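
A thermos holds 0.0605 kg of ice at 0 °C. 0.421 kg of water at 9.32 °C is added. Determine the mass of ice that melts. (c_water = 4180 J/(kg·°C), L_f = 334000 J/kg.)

Heat available from the water dropping to 0 °C: 0.421·4180·9.32 = 16401 J.
Melting all 0.0605 kg of ice would need 0.0605·334000 = 20207 J.
Since 16401 < 20207 J, not all the ice melts; equilibrium is at 0 °C.
m_melted·334000 = 16401  ⇒  m_melted ≈ 0.04911 kg.

m_melted ≈ 0.0491 kg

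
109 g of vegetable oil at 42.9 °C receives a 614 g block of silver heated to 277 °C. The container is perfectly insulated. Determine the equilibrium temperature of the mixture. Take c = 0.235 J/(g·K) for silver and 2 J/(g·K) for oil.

T_f ≈ 136.1 °C

Let T be the final temperature. ΣQ_i = 0:
614×0.235×(T − 277) + 109×2×(T − 42.9) = 0
(144.29 + 218) T = 144.29×277 + 218×42.9
T ≈ 136.14 °C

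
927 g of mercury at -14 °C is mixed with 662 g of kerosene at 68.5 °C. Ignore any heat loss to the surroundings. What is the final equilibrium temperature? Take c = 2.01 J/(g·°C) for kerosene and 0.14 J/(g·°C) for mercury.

Net heat exchanged in the isolated system is zero:
662*2.01*(T − 68.5) + 927*0.14*(T − (-14)) = 0
1330.6(T − 68.5) + 129.78(T − (-14)) = 0
(1330.6 + 129.78) T = 1330.6*68.5 + 129.78*(-14)
T ≈ 61.17 °C

T_f ≈ 61.2 °C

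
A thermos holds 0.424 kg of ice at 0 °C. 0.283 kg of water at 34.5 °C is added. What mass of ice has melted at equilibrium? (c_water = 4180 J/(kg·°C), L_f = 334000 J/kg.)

m_melted ≈ 0.122 kg

Heat available from the water dropping to 0 °C: 0.283×4180×34.5 = 40811 J.
Melting all 0.424 kg of ice would need 0.424×334000 = 141616 J.
40811 J < 141616 J, so only part of the ice melts and the system sits at 0 °C.
m_melt = 40811 / L_f = 0.1222 kg.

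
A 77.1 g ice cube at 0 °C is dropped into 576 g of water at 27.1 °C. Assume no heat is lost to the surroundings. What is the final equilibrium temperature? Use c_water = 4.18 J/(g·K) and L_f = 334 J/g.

T_f ≈ 14.5 °C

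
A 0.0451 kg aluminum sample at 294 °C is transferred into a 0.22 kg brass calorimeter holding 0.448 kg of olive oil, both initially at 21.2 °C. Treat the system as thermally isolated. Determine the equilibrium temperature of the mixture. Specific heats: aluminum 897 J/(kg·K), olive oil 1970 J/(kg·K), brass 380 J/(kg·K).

With ΣQ=0 the equilibrium temperature is the m·c-weighted mean:
T_f = (40.45·294 + 882.56·21.2 + 83.6·21.2) / (40.45 + 882.56 + 83.6)
    = 32376 / 1006.6 ≈ 32.16 °C

T_f ≈ 32.2 °C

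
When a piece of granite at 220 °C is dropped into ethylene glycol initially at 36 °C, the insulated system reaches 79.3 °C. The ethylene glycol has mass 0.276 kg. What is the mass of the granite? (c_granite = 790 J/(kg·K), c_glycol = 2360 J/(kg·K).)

Heat lost by the granite = heat gained by the glycol:
m·790·(220 − 79.3) = 0.276·2360·(79.3 − 36)
111153 m = 28204  ⇒  m ≈ 0.2537 kg

m ≈ 0.254 kg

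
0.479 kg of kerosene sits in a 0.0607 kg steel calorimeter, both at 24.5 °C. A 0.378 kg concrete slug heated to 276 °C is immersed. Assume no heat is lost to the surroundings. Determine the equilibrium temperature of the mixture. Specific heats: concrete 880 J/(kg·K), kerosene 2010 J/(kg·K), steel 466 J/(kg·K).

T_f ≈ 87.7 °C

Setting the total heat transfer to zero:
0.378·880·(T − 276) + 0.479·2010·(T − 24.5) + 0.0607·466·(T − 24.5) = 0
(332.64 + 962.79 + 28.29) T = 332.64·276 + 962.79·24.5 + 28.29·24.5
T = 116090/1323.7 ≈ 87.70 °C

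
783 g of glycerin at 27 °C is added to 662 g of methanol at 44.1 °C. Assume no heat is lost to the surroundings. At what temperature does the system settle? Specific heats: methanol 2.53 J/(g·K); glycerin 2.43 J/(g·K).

T_f ≈ 35.0 °C

Net heat exchanged in the isolated system is zero:
662*2.53*(T − 44.1) + 783*2.43*(T − 27) = 0
1674.9(T − 44.1) + 1902.7(T − 27) = 0
3577.6 T = 125234
T ≈ 35.01 °C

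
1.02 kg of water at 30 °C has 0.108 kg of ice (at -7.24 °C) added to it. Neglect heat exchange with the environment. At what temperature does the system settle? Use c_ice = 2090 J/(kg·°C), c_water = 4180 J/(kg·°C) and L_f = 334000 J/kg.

Taking heat into each body as positive, Σ m c ΔT = 0:
warm ice to 0 °C: 0.108×2090×(0 − (-7.24)) = 1634.2
  latent heat to melt: 0.108×334000 = 36072
  meltwater 0→T: 0.108×4180×T = 451.44 T
  water: 4263.6(T − 30)
4715 T = 127908 − 37706 = 90202
T ≈ 19.13 °C (positive, so assuming full melt was valid).

T_f ≈ 19.1 °C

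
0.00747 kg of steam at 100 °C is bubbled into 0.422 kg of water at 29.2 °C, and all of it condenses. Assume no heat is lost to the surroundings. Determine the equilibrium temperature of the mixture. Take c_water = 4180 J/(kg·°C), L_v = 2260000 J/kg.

T_f ≈ 39.8 °C

Heat gained plus heat lost sum to zero:
condense steam: −0.00747×2260000 = −16882; condensate cools 100→T: 0.00747×4180×(T − 100) = 31.22(T − 100); original water: 1764(T − 29.2)
1795.2 T = 16882 + 3122.5 + 51508 = 71512
T ≈ 39.84 °C — below 100 °C, confirming all the steam condensed.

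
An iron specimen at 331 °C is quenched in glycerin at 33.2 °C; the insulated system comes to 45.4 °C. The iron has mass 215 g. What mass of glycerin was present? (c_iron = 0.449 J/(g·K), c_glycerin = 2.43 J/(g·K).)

m ≈ 930 g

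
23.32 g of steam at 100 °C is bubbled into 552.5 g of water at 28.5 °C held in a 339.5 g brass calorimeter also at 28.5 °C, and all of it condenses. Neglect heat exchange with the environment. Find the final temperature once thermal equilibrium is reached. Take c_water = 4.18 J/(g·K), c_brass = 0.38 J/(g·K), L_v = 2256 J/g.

Net heat exchanged in the isolated system is zero:
condense steam: −23.32×2256 = −52610
  condensate cools 100→T: 23.32×4.18×(T − 100) = 97.48(T − 100)
  original water: 2309.4(T − 28.5)
  cup: 129.01(T − 28.5)
2535.9 T = 52610 + 9747.8 + 69496 = 131854
T ≈ 51.99 °C — below 100 °C, confirming all the steam condensed.

T_f ≈ 52.0 °C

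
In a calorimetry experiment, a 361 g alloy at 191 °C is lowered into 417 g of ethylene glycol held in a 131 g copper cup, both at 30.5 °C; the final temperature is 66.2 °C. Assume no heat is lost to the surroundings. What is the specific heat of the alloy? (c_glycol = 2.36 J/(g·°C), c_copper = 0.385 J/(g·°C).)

c ≈ 0.82 J/(g·°C)

Heat gained plus heat lost sum to zero:
361·c·(66.2 − 191) + 417·2.36·(66.2 − 30.5) + 131·0.385·(66.2 − 30.5) = 0
-45053 c = -36934
c = -36934/-45053 ≈ 0.8198 J/(g·°C)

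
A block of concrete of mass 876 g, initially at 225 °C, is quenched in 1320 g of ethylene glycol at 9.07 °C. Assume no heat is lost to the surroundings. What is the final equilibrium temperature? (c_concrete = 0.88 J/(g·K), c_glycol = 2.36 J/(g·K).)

Net heat exchanged in the isolated system is zero:
876×0.88×(T − 225) + 1320×2.36×(T − 9.07) = 0
770.88(T − 225) + 3115.2(T − 9.07) = 0
3886.1 T = 201703
T = 201703 / 3886.1 = 51.9 °C

T_f ≈ 51.9 °C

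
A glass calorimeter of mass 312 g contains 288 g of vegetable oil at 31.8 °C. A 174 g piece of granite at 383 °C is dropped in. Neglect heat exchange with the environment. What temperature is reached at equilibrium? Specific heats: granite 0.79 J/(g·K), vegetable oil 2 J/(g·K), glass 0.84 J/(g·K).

T_f ≈ 81.3 °C

Setting the total heat transfer to zero:
174·0.79·(T − 383) + 288·2·(T − 31.8) + 312·0.84·(T − 31.8) = 0
(137.46 + 576 + 262.08) T = 137.46·383 + 576·31.8 + 262.08·31.8
T = 79298 / 975.54 = 81.3 °C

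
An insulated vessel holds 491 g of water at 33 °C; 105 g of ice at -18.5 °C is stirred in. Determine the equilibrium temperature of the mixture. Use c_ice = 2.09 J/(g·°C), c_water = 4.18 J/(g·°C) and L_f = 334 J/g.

T_f ≈ 11.5 °C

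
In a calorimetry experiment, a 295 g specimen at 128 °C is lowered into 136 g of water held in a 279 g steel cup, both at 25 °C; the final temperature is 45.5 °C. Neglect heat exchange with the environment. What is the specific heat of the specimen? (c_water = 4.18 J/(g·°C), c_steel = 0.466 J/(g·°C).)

c ≈ 0.588 J/(g·°C)

Energy conservation, ΣQ = 0:
295·c·(45.5 − 128) + 136·4.18·(45.5 − 25) + 279·0.466·(45.5 − 25) = 0
-24338 c = -14319
c = -14319/-24338 ≈ 0.5884 J/(g·°C)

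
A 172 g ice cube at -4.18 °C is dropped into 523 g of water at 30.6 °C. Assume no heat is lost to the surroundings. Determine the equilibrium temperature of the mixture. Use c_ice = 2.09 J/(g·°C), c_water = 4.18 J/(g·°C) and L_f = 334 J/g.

Heat gained plus heat lost sum to zero:
ice -4.18→0 °C: 172×2.09×4.18 = 1502.6
  melt ice: 172×334 = 57448
  meltwater 0→T: 172×4.18×T = 718.96 T
  water cools: 523×4.18×(T − 30.6) = 2186.1(T − 30.6)
2905.1 T = 66896 − 58951 = 7945.3
T ≈ 2.73 °C (positive, so assuming full melt was valid).

T_f ≈ 2.7 °C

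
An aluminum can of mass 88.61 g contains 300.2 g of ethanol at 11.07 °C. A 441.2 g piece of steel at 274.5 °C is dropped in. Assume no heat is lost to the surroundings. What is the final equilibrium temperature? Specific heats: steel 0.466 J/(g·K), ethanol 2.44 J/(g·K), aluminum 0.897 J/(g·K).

Taking heat into each body as positive, Σ m c ΔT = 0:
441.2*0.466*(T − 274.5) + 300.2*2.44*(T − 11.07) + 88.61*0.897*(T − 11.07) = 0
1017.6 T = 65426
T = 65426/1017.6 ≈ 64.30 °C

T_f ≈ 64.3 °C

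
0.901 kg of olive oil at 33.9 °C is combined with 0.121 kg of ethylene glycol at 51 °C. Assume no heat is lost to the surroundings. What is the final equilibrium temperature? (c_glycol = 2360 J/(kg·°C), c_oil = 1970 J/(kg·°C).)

With ΣQ=0 the equilibrium temperature is the m·c-weighted mean:
T_f = (285.56·51 + 1775·33.9) / (285.56 + 1775)
    = 74735 / 2060.5 ≈ 36.27 °C

T_f ≈ 36.3 °C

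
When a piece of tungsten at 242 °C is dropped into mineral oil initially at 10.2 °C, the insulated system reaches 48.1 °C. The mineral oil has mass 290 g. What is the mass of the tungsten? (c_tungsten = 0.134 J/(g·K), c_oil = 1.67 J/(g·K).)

m ≈ 706 g

|Q_tungsten| = |Q_oil|:
m×0.134×(242 − 48.1) = 290×1.67×(48.1 − 10.2)
25.98 m = 18355  ⇒  m ≈ 706.4 g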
--------------------
Work item: Set down nothing but the lines from the one with "0.901 kg of" through the end of the records, keeping each line exactly as written and including both ends.

Answer:
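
0.901 kg of olive oil at 33.9 °C is combined with 0.121 kg of ethylene glycol at 51 °C. Assume no heat is lost to the surroundings. What is the final equilibrium temperature? (c_glycol = 2360 J/(kg·°C), c_oil = 1970 J/(kg·°C).)

With ΣQ=0 the equilibrium temperature is the m·c-weighted mean:
T_f = (285.56·51 + 1775·33.9) / (285.56 + 1775)
    = 74735 / 2060.5 ≈ 36.27 °C

T_f ≈ 36.3 °C

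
When a piece of tungsten at 242 °C is dropped into mineral oil initially at 10.2 °C, the insulated system reaches 48.1 °C. The mineral oil has mass 290 g. What is the mass of the tungsten? (c_tungsten = 0.134 J/(g·K), c_oil = 1.67 J/(g·K).)

m ≈ 706 g

|Q_tungsten| = |Q_oil|:
m×0.134×(242 − 48.1) = 290×1.67×(48.1 − 10.2)
25.98 m = 18355  ⇒  m ≈ 706.4 g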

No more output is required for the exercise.